> [Collected data entries]:
┌──

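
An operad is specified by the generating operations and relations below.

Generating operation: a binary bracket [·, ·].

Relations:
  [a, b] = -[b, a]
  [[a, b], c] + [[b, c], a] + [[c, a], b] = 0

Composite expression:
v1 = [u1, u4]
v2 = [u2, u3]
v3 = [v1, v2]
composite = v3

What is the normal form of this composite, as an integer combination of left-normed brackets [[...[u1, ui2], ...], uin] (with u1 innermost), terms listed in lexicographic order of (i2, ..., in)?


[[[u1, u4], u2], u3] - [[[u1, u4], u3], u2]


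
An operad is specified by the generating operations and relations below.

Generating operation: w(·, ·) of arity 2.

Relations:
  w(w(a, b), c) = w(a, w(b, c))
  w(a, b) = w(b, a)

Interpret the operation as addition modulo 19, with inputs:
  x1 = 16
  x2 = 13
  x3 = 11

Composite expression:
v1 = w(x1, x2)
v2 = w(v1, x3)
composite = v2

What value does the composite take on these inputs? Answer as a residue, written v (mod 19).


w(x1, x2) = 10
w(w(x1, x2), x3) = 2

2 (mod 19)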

└──

> [Exercise details]: Reproduce every record above, word for word.

> [Task response]:
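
An operad is specified by the generating operations and relations below.

Generating operation: a binary bracket [·, ·].

Relations:
  [a, b] = -[b, a]
  [[a, b], c] + [[b, c], a] + [[c, a], b] = 0

Composite expression:
v1 = [u1, u4]
v2 = [u2, u3]
v3 = [v1, v2]
composite = v3

What is the normal form of this composite, as an integer combination of left-normed brackets [[...[u1, ui2], ...], uin] (with u1 innermost), terms listed in lexicographic order of (i2, ..., in)?


[[[u1, u4], u2], u3] - [[[u1, u4], u3], u2]


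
An operad is specified by the generating operations and relations below.

Generating operation: w(·, ·) of arity 2.

Relations:
  w(w(a, b), c) = w(a, w(b, c))
  w(a, b) = w(b, a)

Interpret the operation as addition modulo 19, with inputs:
  x1 = 16
  x2 = 13
  x3 = 11

Composite expression:
v1 = w(x1, x2)
v2 = w(v1, x3)
composite = v2

What value does the composite take on these inputs? Answer as a residue, written v (mod 19).


w(x1, x2) = 10
w(w(x1, x2), x3) = 2

2 (mod 19)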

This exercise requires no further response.